Stored items
######

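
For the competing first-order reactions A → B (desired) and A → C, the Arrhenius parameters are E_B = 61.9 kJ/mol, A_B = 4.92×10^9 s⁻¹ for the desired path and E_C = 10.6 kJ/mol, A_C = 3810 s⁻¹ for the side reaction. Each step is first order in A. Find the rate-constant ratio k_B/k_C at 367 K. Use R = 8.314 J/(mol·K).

Since both paths have the same order in A, the concentration cancels and S_{B/C} = k_B/k_C = (A_B/A_C)·exp[(E_C−E_B)/(RT)].
(E_C−E_B)/(RT) = (10.6−61.9)×10³/(8.314×367) = -51300/3051 = -16.81.
k_B/k_C = (4.92×10^9/3810)·exp(-16.81) = 1.291×10^6 × 4.992×10^-8 = 0.0645.
Since E_B > E_C, raising the temperature improves selectivity toward B.

0.0645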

######

Your goal: What you should produce is an exact copy of the records above.

Result:
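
For the competing first-order reactions A → B (desired) and A → C, the Arrhenius parameters are E_B = 61.9 kJ/mol, A_B = 4.92×10^9 s⁻¹ for the desired path and E_C = 10.6 kJ/mol, A_C = 3810 s⁻¹ for the side reaction. Each step is first order in A. Find the rate-constant ratio k_B/k_C at 367 K. Use R = 8.314 J/(mol·K).

Since both paths have the same order in A, the concentration cancels and S_{B/C} = k_B/k_C = (A_B/A_C)·exp[(E_C−E_B)/(RT)].
(E_C−E_B)/(RT) = (10.6−61.9)×10³/(8.314×367) = -51300/3051 = -16.81.
k_B/k_C = (4.92×10^9/3810)·exp(-16.81) = 1.291×10^6 × 4.992×10^-8 = 0.0645.
Since E_B > E_C, raising the temperature improves selectivity toward B.

0.0645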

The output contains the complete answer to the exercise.